What you are asked to do: Say how many lines in the material below hold the word "where", and say nothing else.

::::

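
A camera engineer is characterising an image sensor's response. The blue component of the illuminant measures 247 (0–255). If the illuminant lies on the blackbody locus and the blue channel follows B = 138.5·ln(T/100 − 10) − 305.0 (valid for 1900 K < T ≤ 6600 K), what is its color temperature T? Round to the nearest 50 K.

ln(t − 10) = (247 + 305.0) / 138.5 = 3.9856.
t − 10 = e^3.9856 = 53.815, so t = 63.815.
T = 100·t = 6382 K → 6400 K to the nearest 50 K.

6400 K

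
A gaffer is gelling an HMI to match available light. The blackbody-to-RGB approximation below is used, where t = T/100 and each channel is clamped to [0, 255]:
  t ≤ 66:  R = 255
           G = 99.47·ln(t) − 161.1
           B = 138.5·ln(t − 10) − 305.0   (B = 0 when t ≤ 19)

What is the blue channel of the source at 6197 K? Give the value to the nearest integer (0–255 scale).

242

t = 6197/100 = 61.97; the t ≤ 66 branch applies.
B = 138.5·ln(61.97 − 10) − 305.0 = 138.5·ln 51.97 − 305.0 = 138.5·3.9507 − 305.0 = 242.167.
Rounded: 242.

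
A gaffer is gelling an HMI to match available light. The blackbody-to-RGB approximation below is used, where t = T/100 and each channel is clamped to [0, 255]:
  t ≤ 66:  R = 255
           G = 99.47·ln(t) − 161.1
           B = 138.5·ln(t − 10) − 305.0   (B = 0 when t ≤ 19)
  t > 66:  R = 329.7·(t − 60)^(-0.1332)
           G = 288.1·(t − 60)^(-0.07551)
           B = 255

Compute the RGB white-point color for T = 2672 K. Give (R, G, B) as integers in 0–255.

(255, 166, 85)

t = 2672/100 = 26.72; the t ≤ 66 branch applies.
R = 255 by definition for t ≤ 66.
G = 99.47·ln 26.72 − 161.1 = 99.47·3.2854 − 161.1 = 165.700.
B = 138.5·ln(26.72 − 10) − 305.0 = 138.5·ln 16.72 − 305.0 = 138.5·2.8166 − 305.0 = 85.100.
Rounded: (255, 166, 85).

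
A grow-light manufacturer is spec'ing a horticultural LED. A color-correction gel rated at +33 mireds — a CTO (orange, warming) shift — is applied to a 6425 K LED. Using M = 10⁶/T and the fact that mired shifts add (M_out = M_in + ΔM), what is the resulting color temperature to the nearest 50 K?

M_in = 10⁶/6425 = 155.64 mireds.
M_out = 155.64 + (+33) = 188.64 mireds.
T_out = 10⁶/188.64 = 5301.0 K → 5300 K.

5300 K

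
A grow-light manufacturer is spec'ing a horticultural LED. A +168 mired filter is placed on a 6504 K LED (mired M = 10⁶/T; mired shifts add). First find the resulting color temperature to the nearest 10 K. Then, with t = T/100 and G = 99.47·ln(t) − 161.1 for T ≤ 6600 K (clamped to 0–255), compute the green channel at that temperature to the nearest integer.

M_in = 10⁶/6504 = 153.75; M_out = 153.75 + (+168) = 321.75.
T_out = 10⁶/321.75 = 3108.0 K → 3110 K; t = 31.1.
G = 99.47·ln 31.1 − 161.1 = 99.47·3.4372 − 161.1 = 180.799.
Rounded: 181.

181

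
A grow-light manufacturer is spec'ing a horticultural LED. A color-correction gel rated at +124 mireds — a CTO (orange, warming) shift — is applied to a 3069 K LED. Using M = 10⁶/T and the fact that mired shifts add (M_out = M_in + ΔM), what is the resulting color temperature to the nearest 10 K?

2220 K

M_in = 10⁶/3069 = 325.84 mireds.
M_out = 325.84 + (+124) = 449.84 mireds.
T_out = 10⁶/449.84 = 2223.0 K → 2220 K.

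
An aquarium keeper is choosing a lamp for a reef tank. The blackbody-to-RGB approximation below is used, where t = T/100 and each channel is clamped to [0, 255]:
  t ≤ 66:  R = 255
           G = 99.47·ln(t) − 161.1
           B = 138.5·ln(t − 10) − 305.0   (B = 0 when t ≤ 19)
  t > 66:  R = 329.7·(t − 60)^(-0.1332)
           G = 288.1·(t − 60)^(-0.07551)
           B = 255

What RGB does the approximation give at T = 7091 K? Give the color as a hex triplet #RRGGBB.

#F0F1FF

t = 7091/100 = 70.91; the t > 66 branch applies.
R = 329.7·(70.91 − 60)^(-0.1332) = 329.7·10.91^(-0.1332) = 329.7·0.72738 = 239.817.
G = 288.1·(70.91 − 60)^(-0.07551) = 288.1·10.91^(-0.07551) = 288.1·0.83490 = 240.534.
B = 255 by definition for t > 66.
Rounded: (240, 241, 255).
In hex: #F0F1FF.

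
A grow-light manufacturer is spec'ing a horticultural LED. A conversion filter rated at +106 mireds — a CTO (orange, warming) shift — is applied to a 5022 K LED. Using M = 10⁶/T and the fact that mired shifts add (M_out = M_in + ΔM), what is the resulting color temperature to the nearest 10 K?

M_in = 10⁶/5022 = 199.12 mireds.
M_out = 199.12 + (+106) = 305.12 mireds.
T_out = 10⁶/305.12 = 3277.4 K → 3280 K.

3280 K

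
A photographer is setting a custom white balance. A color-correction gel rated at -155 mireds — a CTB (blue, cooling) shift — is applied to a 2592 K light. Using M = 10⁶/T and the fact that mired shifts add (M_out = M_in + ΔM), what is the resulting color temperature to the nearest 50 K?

M_in = 10⁶/2592 = 385.80 mireds.
M_out = 385.80 + (-155) = 230.80 mireds.
T_out = 10⁶/230.80 = 4332.7 K → 4350 K.

4350 K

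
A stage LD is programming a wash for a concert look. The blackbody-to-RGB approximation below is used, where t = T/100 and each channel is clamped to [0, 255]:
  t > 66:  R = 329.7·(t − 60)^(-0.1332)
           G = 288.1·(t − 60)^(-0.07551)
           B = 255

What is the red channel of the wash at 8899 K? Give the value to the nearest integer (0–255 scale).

t = 8899/100 = 88.99; the t > 66 branch applies.
R = 329.7·(88.99 − 60)^(-0.1332) = 329.7·28.99^(-0.1332) = 329.7·0.63860 = 210.546.
Rounded: 211.

211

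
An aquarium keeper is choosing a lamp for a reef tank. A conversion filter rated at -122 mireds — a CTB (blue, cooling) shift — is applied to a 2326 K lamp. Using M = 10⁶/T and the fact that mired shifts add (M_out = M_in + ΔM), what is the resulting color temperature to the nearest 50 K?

M_in = 10⁶/2326 = 429.92 mireds.
M_out = 429.92 + (-122) = 307.92 mireds.
T_out = 10⁶/307.92 = 3247.6 K → 3250 K.

3250 K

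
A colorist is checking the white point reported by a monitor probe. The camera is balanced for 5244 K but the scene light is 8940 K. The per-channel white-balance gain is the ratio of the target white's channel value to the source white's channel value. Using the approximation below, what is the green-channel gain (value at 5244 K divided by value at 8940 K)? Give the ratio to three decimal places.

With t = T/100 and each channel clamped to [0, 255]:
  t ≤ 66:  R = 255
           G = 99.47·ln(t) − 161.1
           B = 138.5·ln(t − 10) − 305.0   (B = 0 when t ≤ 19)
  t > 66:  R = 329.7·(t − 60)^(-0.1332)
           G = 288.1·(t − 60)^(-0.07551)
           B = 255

At 8940 K (t = 89.4):
  G = 288.1·(89.4 − 60)^(-0.07551) = 288.1·29.4^(-0.07551) = 288.1·0.77468 = 223.187.
At 5244 K (t = 52.44):
  G = 99.47·ln 52.44 − 161.1 = 99.47·3.9597 − 161.1 = 232.768.
Gain = 232.768 / 223.187 = 1.0429 → 1.043.

1.043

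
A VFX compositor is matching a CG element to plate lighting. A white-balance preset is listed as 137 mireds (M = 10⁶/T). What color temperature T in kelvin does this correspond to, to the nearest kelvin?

7299 K

T = 10⁶ / 137 = 7299.27 K → 7299 K.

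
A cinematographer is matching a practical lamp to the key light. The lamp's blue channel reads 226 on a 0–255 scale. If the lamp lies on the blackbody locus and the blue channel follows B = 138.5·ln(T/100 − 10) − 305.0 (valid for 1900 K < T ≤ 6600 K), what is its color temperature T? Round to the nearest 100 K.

5600 K

ln(t − 10) = (226 + 305.0) / 138.5 = 3.8339.
t − 10 = e^3.8339 = 46.244, so t = 56.244.
T = 100·t = 5624 K → 5600 K to the nearest 100 K.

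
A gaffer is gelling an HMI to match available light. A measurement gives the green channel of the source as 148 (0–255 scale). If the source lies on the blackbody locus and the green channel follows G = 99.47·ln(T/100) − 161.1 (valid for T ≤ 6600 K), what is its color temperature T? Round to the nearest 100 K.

2200 K

ln t = (148 + 161.1) / 99.47 = 3.1075.
t = e^3.1075 = 22.364.
T = 100·t = 2236 K → 2200 K to the nearest 100 K.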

::::

Solution: 4